[Collected data]

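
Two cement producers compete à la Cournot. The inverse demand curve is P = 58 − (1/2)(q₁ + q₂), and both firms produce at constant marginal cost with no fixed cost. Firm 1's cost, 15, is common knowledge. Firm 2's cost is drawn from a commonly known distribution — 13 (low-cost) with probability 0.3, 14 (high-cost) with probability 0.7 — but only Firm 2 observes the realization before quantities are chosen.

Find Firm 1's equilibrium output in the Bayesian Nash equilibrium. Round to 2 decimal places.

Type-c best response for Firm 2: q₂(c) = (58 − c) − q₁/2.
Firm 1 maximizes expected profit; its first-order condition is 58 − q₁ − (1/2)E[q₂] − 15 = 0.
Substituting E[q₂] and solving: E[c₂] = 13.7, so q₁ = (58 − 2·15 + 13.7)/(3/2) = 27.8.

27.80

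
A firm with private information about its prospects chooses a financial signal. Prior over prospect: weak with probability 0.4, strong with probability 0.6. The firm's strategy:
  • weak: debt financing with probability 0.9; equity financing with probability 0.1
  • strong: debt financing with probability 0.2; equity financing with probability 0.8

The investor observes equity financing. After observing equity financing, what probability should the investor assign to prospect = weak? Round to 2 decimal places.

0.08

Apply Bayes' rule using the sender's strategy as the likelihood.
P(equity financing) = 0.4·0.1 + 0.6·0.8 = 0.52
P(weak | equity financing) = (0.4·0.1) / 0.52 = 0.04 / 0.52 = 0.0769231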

• [Task objective] Pull every line containing "with" out of the data above.

• [Problem solution]
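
Two cement producers compete à la Cournot. The inverse demand curve is P = 58 − (1/2)(q₁ + q₂), and both firms produce at constant marginal cost with no fixed cost. Firm 1's cost, 15, is common knowledge. Firm 2's cost is drawn from a commonly known distribution — 13 (low-cost) with probability 0.3, 14 (high-cost) with probability 0.7 — but only Firm 2 observes the realization before quantities are chosen.
A firm with private information about its prospects chooses a financial signal. Prior over prospect: weak with probability 0.4, strong with probability 0.6. The firm's strategy:
  • weak: debt financing with probability 0.9; equity financing with probability 0.1
  • strong: debt financing with probability 0.2; equity financing with probability 0.8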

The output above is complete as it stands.